**Extracted entries**

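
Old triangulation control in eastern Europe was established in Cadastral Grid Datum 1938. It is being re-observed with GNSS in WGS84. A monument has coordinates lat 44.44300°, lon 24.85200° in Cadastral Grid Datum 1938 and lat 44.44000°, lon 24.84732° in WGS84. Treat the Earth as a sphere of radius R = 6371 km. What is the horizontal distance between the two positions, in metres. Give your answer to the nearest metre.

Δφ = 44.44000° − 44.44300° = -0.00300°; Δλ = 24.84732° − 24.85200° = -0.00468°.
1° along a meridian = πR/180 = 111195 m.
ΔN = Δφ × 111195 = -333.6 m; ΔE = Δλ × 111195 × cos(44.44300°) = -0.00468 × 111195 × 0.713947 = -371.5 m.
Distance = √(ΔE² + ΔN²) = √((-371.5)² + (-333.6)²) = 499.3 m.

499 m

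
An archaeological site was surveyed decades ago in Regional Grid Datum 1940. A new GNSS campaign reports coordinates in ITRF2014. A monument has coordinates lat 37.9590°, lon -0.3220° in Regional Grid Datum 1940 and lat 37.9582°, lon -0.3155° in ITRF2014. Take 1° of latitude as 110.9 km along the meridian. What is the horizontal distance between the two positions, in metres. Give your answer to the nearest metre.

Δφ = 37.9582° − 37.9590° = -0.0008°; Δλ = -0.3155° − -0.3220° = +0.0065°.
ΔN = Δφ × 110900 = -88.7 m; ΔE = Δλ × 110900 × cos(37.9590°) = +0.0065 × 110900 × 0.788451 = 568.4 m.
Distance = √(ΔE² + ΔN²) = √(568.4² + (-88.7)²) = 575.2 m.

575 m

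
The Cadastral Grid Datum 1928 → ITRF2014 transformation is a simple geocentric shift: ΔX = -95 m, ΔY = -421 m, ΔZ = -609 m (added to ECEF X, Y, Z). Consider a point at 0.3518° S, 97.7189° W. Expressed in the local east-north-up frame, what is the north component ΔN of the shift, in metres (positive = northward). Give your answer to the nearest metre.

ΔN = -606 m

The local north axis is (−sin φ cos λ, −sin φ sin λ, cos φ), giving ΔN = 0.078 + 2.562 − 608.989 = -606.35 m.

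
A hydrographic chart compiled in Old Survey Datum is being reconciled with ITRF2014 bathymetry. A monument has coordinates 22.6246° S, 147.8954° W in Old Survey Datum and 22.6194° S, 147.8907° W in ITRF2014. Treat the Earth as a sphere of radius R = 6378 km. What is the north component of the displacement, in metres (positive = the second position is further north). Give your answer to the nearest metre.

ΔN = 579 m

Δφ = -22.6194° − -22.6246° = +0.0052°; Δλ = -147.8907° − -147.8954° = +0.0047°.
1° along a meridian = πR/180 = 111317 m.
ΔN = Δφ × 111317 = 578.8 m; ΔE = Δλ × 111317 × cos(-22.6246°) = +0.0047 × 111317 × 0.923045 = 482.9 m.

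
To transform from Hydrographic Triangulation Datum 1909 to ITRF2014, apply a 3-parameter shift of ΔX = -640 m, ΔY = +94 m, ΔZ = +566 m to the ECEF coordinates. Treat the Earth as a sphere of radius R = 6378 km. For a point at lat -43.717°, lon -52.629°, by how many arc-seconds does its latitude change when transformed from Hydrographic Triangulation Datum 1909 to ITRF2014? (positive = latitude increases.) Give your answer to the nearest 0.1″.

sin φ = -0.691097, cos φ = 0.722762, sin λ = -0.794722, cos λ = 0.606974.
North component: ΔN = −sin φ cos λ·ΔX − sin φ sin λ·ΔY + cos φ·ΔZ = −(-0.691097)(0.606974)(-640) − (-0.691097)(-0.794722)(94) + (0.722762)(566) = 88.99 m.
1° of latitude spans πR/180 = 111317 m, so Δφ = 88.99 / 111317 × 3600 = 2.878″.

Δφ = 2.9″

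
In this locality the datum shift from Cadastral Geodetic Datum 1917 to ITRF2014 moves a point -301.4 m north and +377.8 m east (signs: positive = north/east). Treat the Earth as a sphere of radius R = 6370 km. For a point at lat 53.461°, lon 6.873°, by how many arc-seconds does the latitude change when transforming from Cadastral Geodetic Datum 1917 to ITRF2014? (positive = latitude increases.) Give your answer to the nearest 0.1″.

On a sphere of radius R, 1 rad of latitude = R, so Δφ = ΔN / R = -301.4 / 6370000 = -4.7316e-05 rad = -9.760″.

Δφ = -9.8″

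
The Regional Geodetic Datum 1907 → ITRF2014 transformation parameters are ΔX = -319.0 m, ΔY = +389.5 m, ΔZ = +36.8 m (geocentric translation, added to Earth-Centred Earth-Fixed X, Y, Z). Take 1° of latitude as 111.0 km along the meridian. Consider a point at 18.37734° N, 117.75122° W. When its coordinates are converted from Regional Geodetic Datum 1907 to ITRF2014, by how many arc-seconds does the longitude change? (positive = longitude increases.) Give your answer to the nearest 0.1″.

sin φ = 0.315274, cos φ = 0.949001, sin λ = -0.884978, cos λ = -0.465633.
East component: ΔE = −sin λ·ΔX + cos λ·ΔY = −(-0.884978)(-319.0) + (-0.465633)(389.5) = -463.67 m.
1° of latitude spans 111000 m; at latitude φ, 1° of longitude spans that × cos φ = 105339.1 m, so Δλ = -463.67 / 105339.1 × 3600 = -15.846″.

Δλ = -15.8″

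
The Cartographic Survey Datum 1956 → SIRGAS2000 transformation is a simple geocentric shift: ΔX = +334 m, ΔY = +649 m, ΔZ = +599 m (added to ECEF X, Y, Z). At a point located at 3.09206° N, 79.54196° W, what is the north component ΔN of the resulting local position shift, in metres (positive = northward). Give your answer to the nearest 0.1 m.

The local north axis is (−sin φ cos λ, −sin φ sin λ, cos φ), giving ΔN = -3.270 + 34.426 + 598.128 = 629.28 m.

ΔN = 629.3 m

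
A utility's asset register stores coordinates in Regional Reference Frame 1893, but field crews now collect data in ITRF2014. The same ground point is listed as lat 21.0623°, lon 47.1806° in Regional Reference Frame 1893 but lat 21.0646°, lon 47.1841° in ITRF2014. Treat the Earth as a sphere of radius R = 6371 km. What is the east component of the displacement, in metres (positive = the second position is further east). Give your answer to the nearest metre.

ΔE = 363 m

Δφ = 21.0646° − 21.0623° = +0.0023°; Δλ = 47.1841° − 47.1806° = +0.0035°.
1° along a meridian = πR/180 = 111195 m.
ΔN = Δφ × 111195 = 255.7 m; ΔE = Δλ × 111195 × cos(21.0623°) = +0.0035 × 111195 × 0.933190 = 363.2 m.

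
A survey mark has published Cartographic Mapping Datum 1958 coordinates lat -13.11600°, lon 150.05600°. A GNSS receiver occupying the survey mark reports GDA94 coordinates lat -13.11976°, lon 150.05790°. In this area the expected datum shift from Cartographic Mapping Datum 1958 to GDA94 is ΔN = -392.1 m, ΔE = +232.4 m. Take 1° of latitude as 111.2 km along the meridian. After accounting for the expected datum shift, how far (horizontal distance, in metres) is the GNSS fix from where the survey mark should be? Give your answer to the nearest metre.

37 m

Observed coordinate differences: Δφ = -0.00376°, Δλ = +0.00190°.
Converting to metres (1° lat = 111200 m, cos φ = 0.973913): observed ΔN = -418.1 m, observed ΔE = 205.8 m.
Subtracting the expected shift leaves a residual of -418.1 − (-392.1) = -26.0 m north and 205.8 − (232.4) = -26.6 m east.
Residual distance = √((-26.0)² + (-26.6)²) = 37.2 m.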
* * *
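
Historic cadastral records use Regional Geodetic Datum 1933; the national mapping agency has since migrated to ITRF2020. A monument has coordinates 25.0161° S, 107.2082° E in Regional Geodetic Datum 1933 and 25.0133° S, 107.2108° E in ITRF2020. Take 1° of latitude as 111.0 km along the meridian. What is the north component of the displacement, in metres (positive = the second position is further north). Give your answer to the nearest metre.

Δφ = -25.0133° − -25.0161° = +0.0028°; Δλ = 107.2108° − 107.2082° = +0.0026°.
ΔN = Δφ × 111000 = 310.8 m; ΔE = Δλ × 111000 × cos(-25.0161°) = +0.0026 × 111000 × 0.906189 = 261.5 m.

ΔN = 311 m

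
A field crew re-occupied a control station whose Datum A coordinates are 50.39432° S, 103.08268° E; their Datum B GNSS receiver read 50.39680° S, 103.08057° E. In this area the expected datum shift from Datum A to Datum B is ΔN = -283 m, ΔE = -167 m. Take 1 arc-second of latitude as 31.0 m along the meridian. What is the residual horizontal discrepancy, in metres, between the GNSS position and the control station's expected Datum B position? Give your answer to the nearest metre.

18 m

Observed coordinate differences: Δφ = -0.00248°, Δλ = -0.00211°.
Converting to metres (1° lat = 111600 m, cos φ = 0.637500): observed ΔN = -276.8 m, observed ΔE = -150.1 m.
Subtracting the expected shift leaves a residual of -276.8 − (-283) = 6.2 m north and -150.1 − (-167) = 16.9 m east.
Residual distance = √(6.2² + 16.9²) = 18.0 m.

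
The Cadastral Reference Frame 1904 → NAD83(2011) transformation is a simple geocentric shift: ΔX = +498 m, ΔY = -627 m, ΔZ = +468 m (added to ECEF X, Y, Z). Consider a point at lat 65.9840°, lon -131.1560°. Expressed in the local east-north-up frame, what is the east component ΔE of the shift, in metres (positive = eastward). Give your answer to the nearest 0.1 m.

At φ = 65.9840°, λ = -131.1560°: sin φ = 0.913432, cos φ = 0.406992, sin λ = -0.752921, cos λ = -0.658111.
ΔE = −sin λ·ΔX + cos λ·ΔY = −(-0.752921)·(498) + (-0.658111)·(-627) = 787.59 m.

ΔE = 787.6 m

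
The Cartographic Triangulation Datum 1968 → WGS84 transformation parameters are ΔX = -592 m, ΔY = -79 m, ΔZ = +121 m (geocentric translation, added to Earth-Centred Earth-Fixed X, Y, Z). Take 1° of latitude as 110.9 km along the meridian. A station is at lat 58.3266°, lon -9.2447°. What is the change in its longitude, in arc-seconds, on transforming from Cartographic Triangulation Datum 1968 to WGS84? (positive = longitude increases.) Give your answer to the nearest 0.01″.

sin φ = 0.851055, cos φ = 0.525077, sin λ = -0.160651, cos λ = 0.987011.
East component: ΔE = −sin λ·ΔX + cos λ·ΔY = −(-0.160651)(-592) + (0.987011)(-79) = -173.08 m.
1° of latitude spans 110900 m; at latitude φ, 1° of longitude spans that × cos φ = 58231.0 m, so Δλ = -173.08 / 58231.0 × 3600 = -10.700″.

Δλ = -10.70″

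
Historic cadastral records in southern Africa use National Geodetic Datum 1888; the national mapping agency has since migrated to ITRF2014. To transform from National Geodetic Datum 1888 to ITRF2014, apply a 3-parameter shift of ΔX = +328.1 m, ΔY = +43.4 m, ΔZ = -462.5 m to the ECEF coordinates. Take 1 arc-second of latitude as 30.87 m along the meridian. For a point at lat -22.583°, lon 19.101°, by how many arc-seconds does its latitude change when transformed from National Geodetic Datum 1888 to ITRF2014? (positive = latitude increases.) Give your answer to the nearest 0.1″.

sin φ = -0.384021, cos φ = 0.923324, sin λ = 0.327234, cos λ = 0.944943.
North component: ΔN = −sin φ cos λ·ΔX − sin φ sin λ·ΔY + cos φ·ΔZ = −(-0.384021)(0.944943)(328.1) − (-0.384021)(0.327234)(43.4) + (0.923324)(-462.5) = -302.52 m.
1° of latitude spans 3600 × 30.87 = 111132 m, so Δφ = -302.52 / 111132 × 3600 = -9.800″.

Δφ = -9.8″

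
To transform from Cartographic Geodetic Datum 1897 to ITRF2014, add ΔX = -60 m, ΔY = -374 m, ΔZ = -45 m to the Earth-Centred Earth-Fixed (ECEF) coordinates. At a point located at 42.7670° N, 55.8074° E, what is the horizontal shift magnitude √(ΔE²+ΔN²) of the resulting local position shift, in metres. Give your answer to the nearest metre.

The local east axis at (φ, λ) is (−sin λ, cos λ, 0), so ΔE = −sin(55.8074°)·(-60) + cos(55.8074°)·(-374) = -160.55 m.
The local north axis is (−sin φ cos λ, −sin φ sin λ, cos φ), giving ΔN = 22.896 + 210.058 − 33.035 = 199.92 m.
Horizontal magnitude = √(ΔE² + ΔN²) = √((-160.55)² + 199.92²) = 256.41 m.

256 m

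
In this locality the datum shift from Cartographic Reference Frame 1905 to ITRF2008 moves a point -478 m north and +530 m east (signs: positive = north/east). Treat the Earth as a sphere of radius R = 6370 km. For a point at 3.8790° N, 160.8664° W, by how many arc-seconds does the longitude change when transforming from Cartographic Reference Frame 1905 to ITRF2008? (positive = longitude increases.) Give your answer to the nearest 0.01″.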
...
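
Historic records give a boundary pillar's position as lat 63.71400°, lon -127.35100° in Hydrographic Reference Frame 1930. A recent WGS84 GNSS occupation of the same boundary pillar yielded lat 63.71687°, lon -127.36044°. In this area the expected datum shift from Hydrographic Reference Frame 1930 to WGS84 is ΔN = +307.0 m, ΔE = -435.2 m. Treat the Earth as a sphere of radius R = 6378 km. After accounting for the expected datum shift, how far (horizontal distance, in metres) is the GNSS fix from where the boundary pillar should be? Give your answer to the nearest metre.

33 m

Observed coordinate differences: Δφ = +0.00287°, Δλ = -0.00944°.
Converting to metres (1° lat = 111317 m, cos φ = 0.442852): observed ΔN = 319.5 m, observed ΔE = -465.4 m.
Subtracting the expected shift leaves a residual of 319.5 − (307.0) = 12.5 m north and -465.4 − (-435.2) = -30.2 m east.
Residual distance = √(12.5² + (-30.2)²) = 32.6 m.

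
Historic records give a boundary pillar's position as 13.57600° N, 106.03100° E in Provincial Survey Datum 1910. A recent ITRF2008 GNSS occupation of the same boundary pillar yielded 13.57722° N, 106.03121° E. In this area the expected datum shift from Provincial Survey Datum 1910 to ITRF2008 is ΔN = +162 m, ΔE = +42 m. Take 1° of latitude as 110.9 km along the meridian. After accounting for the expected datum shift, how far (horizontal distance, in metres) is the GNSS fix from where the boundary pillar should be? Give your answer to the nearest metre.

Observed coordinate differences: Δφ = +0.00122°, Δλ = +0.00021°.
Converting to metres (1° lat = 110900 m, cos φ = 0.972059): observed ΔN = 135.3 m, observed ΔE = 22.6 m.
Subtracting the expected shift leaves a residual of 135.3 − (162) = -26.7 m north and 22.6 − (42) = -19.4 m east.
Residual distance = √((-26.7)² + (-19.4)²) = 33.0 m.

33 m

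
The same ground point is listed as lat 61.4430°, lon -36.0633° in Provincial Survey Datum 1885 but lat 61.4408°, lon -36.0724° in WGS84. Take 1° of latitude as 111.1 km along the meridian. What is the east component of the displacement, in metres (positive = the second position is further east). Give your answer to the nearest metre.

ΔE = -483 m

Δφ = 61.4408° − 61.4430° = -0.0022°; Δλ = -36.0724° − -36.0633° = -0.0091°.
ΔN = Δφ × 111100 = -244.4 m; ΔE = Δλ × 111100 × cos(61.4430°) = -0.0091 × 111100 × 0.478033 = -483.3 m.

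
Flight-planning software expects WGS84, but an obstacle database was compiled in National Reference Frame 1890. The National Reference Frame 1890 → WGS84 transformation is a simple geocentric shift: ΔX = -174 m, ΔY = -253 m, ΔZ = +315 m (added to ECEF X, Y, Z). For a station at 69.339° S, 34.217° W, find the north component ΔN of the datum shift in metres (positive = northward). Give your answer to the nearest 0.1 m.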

**Instructions to follow**
What is needed is a verbatim copy of every line in the records above from the one containing "To transform from Cartographic" down to the one containing "In this locality the datum shift from Cartographic", both included, and nothing more.

**Answer section**
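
To transform from Cartographic Geodetic Datum 1897 to ITRF2014, add ΔX = -60 m, ΔY = -374 m, ΔZ = -45 m to the Earth-Centred Earth-Fixed (ECEF) coordinates. At a point located at 42.7670° N, 55.8074° E, what is the horizontal shift magnitude √(ΔE²+ΔN²) of the resulting local position shift, in metres. Give your answer to the nearest metre.

The local east axis at (φ, λ) is (−sin λ, cos λ, 0), so ΔE = −sin(55.8074°)·(-60) + cos(55.8074°)·(-374) = -160.55 m.
The local north axis is (−sin φ cos λ, −sin φ sin λ, cos φ), giving ΔN = 22.896 + 210.058 − 33.035 = 199.92 m.
Horizontal magnitude = √(ΔE² + ΔN²) = √((-160.55)² + 199.92²) = 256.41 m.

256 m

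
In this locality the datum shift from Cartographic Reference Frame 1905 to ITRF2008 moves a point -478 m north and +530 m east (signs: positive = north/east). Treat the Earth as a sphere of radius R = 6370 km. For a point at 3.8790° N, 160.8664° W, by how many arc-seconds does the longitude change when transforming from Cartographic Reference Frame 1905 to ITRF2008? (positive = longitude increases.) Give your answer to the nearest 0.01″.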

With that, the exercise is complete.